[Records from a data source]

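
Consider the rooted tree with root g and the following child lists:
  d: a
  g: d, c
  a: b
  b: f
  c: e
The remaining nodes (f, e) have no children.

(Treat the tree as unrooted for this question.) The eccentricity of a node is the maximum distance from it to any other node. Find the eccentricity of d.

3

Distances from d peak at 3, attained at f (e also at distance 3).
d-a-b-f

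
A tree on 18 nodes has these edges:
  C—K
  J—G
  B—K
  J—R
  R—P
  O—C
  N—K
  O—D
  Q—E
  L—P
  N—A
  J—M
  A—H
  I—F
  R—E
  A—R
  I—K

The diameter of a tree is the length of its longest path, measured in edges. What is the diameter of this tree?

8

BFS from D reaches Q last, at distance 8; BFS from Q confirms no node is farther.
Path: D – O – C – K – N – A – R – E – Q.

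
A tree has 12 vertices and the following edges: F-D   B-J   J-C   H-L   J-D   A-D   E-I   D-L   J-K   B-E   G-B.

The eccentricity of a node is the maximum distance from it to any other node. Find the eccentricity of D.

4

Distances from D peak at 4, attained at I.
D-J-B-E-I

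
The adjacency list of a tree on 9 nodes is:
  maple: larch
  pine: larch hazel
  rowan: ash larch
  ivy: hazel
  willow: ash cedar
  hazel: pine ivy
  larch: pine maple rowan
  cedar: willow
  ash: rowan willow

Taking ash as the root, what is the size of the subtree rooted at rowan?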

Work to be completed:
What is needed is a faithful transcription of every entry.

Answer for the task:
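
Consider the rooted tree with root g and the following child lists:
  d: a
  g: d, c
  a: b
  b: f
  c: e
The remaining nodes (f, e) have no children.

(Treat the tree as unrooted for this question.) The eccentricity of a node is the maximum distance from it to any other node. Find the eccentricity of d.

3

Distances from d peak at 3, attained at f (e also at distance 3).
d-a-b-f

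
A tree on 18 nodes has these edges:
  C—K
  J—G
  B—K
  J—R
  R—P
  O—C
  N—K
  O—D
  Q—E
  L—P
  N—A
  J—M
  A—H
  I—F
  R—E
  A—R
  I—K

The diameter of a tree is the length of its longest path, measured in edges. What is the diameter of this tree?

8

BFS from D reaches Q last, at distance 8; BFS from Q confirms no node is farther.
Path: D – O – C – K – N – A – R – E – Q.

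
A tree has 12 vertices and the following edges: F-D   B-J   J-C   H-L   J-D   A-D   E-I   D-L   J-K   B-E   G-B.

The eccentricity of a node is the maximum distance from it to any other node. Find the eccentricity of D.

4

Distances from D peak at 4, attained at I.
D-J-B-E-I

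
The adjacency list of a tree on 9 nodes is:
  maple: larch
  pine: larch hazel
  rowan: ash larch
  ivy: hazel
  willow: ash cedar
  hazel: pine ivy
  larch: pine maple rowan
  cedar: willow
  ash: rowan willow

Taking ash as the root, what is the size of the subtree rooted at rowan?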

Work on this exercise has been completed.